(Saved entries)
****
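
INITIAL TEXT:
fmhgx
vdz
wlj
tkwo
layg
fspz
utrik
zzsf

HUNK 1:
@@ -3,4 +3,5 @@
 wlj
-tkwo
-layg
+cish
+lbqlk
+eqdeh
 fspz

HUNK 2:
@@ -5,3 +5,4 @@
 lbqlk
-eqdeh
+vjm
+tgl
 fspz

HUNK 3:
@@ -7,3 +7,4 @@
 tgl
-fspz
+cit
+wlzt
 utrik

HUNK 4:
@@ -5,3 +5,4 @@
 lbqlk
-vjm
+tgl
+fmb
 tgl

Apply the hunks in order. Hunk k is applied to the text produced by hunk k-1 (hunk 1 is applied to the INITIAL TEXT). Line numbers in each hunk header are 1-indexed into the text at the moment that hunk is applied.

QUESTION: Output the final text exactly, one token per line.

Answer: fmhgx
vdz
wlj
cish
lbqlk
tgl
fmb
tgl
cit
wlzt
utrik
zzsf

Derivation:
Hunk 1: at line 3 remove [tkwo,layg] add [cish,lbqlk,eqdeh] -> 9 lines: fmhgx vdz wlj cish lbqlk eqdeh fspz utrik zzsf
Hunk 2: at line 5 remove [eqdeh] add [vjm,tgl] -> 10 lines: fmhgx vdz wlj cish lbqlk vjm tgl fspz utrik zzsf
Hunk 3: at line 7 remove [fspz] add [cit,wlzt] -> 11 lines: fmhgx vdz wlj cish lbqlk vjm tgl cit wlzt utrik zzsf
Hunk 4: at line 5 remove [vjm] add [tgl,fmb] -> 12 lines: fmhgx vdz wlj cish lbqlk tgl fmb tgl cit wlzt utrik zzsf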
****
* Exercise aim: Copy each line of the data that contains the word "INITIAL".

* Solved problem:
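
INITIAL TEXT:
Apply the hunks in order. Hunk k is applied to the text produced by hunk k-1 (hunk 1 is applied to the INITIAL TEXT). Line numbers in each hunk header are 1-indexed into the text at the moment that hunk is applied.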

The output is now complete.